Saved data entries
▬▬▬

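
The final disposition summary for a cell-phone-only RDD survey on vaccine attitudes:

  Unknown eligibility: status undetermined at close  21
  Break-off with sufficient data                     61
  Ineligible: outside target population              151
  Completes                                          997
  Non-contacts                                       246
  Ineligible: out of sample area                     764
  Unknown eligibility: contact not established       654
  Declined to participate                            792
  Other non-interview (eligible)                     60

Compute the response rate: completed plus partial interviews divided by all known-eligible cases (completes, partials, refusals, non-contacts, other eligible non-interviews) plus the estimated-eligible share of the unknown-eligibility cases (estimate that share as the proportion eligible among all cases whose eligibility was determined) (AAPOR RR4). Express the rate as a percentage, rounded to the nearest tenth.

Unknown if eligible = 654 + 21 = 675
Screened out, ineligible = 151 + 764 = 915
Top → 997 + 61 = 1058
Known eligible → 997 + 61 + 792 + 246 + 60 = 2156
e = 2156 / (2156 + 915) = 2156 / 3071 = 0.7021
Estimated eligible among unknowns → 0.7021 × 675 = 473.92
Denominator → 2156 + 473.92 = 2629.92
RR4 = 1058 / 2629.92 = 0.4023

40.2%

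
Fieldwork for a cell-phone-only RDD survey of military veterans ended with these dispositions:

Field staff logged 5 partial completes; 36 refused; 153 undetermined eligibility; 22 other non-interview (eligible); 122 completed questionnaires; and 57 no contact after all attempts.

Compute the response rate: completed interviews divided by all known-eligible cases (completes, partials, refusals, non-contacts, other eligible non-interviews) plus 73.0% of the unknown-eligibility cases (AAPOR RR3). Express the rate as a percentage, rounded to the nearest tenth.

Numerator: 122
Known eligible: 122 + 5 + 36 + 57 + 22 = 242
e × U: 0.7300 × 153 = 111.69
Denominator: 242 + 111.69 = 353.69
RR3 = 122 / 353.69 = 0.3449

34.5%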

▬▬▬

So that nothing is lost, transcribe each entry exactly as written.

# [WRITTEN REPLY]
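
The final disposition summary for a cell-phone-only RDD survey on vaccine attitudes:

  Unknown eligibility: status undetermined at close  21
  Break-off with sufficient data                     61
  Ineligible: outside target population              151
  Completes                                          997
  Non-contacts                                       246
  Ineligible: out of sample area                     764
  Unknown eligibility: contact not established       654
  Declined to participate                            792
  Other non-interview (eligible)                     60

Compute the response rate: completed plus partial interviews divided by all known-eligible cases (completes, partials, refusals, non-contacts, other eligible non-interviews) plus the estimated-eligible share of the unknown-eligibility cases (estimate that share as the proportion eligible among all cases whose eligibility was determined) (AAPOR RR4). Express the rate as a percentage, rounded to the nearest tenth.

Unknown if eligible = 654 + 21 = 675
Screened out, ineligible = 151 + 764 = 915
Top → 997 + 61 = 1058
Known eligible → 997 + 61 + 792 + 246 + 60 = 2156
e = 2156 / (2156 + 915) = 2156 / 3071 = 0.7021
Estimated eligible among unknowns → 0.7021 × 675 = 473.92
Denominator → 2156 + 473.92 = 2629.92
RR4 = 1058 / 2629.92 = 0.4023

40.2%

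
Fieldwork for a cell-phone-only RDD survey of military veterans ended with these dispositions:

Field staff logged 5 partial completes; 36 refused; 153 undetermined eligibility; 22 other non-interview (eligible); 122 completed questionnaires; and 57 no contact after all attempts.

Compute the response rate: completed interviews divided by all known-eligible cases (completes, partials, refusals, non-contacts, other eligible non-interviews) plus 73.0% of the unknown-eligibility cases (AAPOR RR3). Express the rate as a percentage, rounded to the nearest tenth.

Numerator: 122
Known eligible: 122 + 5 + 36 + 57 + 22 = 242
e × U: 0.7300 × 153 = 111.69
Denominator: 242 + 111.69 = 353.69
RR3 = 122 / 353.69 = 0.3449

34.5%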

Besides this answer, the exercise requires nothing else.